=== Begin Enclosure ===
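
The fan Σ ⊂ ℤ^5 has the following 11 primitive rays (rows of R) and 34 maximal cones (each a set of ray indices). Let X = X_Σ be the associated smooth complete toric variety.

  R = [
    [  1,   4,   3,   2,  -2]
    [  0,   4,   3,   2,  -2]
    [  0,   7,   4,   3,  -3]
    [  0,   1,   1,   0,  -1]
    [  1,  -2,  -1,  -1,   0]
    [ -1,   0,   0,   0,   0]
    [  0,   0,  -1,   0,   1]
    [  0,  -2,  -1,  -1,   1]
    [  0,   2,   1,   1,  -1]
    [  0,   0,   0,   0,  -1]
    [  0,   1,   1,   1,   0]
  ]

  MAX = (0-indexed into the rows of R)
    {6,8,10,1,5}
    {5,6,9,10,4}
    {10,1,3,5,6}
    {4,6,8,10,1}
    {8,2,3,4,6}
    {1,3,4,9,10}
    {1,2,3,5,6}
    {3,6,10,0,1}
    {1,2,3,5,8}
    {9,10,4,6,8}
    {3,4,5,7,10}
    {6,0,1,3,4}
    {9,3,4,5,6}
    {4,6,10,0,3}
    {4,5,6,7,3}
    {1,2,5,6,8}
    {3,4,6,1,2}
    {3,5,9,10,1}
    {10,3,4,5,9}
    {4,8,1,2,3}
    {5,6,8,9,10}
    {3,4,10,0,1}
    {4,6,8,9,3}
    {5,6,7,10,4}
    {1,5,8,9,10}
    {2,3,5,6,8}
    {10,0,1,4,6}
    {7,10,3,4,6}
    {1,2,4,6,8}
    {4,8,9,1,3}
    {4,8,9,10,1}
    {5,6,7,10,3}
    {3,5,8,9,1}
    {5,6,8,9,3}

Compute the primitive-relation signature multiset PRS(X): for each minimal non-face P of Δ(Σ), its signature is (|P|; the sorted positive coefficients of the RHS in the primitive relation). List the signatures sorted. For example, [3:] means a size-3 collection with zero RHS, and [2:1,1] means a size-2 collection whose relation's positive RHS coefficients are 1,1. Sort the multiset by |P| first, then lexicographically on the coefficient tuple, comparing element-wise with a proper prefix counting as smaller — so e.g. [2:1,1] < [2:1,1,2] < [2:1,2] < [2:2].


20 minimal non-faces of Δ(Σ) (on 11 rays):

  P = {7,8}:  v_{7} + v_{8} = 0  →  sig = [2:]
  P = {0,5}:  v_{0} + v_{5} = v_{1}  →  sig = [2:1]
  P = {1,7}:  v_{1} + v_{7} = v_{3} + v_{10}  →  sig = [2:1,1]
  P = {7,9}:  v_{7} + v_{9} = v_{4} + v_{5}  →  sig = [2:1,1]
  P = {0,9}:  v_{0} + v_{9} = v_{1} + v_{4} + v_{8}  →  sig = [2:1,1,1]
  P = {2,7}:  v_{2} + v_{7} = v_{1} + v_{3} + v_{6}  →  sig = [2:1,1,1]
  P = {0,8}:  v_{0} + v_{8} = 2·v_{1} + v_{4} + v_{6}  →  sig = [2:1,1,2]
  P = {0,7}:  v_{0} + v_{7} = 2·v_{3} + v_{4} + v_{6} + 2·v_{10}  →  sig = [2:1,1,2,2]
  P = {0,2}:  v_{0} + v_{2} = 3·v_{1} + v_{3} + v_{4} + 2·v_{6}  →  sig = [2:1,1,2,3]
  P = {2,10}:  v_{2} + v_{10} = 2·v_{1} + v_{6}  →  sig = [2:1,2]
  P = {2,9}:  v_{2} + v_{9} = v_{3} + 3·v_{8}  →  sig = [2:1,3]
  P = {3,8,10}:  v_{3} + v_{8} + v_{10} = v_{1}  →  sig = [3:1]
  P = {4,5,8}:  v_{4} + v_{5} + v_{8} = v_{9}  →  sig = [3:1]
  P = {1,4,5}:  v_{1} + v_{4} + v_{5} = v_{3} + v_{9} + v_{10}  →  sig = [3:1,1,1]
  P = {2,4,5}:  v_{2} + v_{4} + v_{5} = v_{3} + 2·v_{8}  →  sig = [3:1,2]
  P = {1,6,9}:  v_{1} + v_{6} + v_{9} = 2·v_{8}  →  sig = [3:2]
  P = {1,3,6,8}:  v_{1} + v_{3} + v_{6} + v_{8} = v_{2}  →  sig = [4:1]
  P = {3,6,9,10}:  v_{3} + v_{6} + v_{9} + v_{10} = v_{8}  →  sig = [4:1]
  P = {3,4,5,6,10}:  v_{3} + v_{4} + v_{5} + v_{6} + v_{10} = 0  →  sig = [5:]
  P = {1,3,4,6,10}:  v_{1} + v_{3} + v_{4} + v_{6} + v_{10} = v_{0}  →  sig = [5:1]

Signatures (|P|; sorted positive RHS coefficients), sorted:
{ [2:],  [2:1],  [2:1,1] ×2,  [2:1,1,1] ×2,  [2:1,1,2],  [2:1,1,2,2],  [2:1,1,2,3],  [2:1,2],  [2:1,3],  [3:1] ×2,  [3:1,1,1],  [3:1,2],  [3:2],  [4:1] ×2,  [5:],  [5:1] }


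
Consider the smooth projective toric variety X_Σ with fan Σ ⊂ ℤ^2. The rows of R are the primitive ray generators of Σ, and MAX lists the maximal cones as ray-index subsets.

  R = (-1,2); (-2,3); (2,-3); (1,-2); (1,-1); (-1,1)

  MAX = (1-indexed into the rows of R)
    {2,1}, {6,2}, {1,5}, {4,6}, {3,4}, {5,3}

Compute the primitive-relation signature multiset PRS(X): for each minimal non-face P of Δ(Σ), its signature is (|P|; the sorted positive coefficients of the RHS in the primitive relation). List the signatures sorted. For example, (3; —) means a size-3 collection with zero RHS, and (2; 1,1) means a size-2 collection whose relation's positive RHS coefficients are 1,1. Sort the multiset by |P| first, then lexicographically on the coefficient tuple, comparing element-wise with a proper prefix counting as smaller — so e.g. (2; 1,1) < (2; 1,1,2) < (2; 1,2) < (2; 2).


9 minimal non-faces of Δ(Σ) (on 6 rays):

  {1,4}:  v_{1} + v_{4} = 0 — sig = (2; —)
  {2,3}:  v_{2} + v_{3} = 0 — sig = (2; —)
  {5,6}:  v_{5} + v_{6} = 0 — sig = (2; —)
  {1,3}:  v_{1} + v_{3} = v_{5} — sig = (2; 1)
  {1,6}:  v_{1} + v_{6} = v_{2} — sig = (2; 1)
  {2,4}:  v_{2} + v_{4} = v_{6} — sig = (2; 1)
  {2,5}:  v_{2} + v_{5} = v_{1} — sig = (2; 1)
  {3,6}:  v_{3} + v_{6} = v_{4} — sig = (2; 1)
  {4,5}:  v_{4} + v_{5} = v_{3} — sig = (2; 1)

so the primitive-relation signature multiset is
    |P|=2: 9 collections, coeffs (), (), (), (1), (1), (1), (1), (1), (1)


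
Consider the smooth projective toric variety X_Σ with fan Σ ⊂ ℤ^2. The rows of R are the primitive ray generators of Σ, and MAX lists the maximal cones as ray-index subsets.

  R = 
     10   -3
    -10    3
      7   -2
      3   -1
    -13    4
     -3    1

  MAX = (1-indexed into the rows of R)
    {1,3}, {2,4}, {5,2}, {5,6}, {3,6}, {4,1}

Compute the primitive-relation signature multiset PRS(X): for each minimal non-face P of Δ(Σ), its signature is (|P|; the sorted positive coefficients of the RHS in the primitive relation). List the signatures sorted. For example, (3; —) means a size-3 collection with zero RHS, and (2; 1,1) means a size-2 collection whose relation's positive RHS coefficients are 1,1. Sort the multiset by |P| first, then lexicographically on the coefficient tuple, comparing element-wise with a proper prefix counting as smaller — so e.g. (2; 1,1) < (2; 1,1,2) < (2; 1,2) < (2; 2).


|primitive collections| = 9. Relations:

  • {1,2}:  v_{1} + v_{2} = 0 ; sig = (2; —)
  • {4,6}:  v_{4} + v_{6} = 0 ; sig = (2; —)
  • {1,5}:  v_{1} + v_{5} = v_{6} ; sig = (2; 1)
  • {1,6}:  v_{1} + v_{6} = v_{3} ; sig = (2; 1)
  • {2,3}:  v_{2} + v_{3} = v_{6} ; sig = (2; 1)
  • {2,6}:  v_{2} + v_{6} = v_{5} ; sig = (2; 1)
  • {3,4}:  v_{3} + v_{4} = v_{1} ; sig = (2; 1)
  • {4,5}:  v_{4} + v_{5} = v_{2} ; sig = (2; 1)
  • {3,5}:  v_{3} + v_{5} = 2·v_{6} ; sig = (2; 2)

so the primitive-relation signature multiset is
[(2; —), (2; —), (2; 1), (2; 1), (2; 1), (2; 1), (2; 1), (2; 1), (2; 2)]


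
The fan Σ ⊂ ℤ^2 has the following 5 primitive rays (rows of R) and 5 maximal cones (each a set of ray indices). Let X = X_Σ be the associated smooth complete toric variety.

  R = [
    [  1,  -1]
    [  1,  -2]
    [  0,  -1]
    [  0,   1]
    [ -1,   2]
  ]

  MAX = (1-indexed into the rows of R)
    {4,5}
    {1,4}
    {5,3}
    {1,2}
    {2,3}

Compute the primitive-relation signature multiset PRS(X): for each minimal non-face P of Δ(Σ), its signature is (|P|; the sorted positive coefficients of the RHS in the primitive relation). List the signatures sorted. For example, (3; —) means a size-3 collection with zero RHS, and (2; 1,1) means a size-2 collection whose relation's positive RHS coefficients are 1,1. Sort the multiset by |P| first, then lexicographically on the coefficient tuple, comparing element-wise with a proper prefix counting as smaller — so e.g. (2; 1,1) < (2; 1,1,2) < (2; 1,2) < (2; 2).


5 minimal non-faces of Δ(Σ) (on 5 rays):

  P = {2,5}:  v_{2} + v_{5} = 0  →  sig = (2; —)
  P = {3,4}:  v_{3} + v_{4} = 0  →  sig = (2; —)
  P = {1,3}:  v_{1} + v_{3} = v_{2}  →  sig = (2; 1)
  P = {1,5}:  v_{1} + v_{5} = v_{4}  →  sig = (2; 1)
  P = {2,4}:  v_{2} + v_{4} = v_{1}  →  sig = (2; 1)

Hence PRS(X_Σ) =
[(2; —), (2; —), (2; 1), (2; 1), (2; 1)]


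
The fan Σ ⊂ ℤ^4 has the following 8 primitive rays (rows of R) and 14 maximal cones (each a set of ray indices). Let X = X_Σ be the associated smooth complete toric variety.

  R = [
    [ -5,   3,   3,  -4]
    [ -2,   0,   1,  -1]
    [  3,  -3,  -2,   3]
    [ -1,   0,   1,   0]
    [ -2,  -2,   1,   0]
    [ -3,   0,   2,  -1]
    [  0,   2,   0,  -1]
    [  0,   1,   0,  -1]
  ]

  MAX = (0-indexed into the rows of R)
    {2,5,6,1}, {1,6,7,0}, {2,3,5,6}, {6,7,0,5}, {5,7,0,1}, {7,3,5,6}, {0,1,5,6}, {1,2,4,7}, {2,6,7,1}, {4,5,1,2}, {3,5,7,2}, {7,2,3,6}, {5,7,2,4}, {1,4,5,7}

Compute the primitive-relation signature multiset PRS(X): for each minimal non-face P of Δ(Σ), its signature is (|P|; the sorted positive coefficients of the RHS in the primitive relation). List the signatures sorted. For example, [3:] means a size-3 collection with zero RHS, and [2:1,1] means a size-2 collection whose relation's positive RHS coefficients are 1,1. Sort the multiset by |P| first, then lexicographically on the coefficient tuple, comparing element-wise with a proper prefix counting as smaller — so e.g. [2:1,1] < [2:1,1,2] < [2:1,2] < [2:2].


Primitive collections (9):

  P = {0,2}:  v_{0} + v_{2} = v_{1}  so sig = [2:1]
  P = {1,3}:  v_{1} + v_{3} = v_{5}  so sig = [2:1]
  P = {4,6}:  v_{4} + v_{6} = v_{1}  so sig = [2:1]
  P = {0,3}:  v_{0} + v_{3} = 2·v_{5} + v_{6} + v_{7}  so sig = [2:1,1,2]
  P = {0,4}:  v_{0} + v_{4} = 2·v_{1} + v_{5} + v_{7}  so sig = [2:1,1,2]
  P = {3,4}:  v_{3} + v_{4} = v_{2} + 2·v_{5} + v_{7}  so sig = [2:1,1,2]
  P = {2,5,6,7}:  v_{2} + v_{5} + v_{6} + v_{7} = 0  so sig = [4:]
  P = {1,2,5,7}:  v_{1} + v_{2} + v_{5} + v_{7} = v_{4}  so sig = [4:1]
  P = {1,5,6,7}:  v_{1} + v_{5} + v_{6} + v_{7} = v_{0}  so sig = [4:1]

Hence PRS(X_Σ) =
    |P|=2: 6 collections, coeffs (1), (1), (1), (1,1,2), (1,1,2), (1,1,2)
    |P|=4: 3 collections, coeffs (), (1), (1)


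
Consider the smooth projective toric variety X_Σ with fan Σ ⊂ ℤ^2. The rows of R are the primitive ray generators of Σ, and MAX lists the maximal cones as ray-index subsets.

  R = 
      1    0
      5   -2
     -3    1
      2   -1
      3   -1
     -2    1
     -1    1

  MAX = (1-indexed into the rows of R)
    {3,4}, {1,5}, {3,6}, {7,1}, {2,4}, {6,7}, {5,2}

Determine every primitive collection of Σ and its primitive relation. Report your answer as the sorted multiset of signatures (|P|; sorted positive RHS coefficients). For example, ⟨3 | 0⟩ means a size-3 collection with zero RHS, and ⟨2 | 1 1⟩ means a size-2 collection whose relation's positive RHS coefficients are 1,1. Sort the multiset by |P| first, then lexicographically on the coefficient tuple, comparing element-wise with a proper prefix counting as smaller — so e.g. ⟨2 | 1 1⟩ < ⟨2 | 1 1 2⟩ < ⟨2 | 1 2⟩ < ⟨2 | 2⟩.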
=== End Enclosure ===
— Goal of the exercise —
Report each line above that includes the string "complete".

— Your solution —
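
The fan Σ ⊂ ℤ^5 has the following 11 primitive rays (rows of R) and 34 maximal cones (each a set of ray indices). Let X = X_Σ be the associated smooth complete toric variety.
The fan Σ ⊂ ℤ^2 has the following 5 primitive rays (rows of R) and 5 maximal cones (each a set of ray indices). Let X = X_Σ be the associated smooth complete toric variety.
The fan Σ ⊂ ℤ^4 has the following 8 primitive rays (rows of R) and 14 maximal cones (each a set of ray indices). Let X = X_Σ be the associated smooth complete toric variety.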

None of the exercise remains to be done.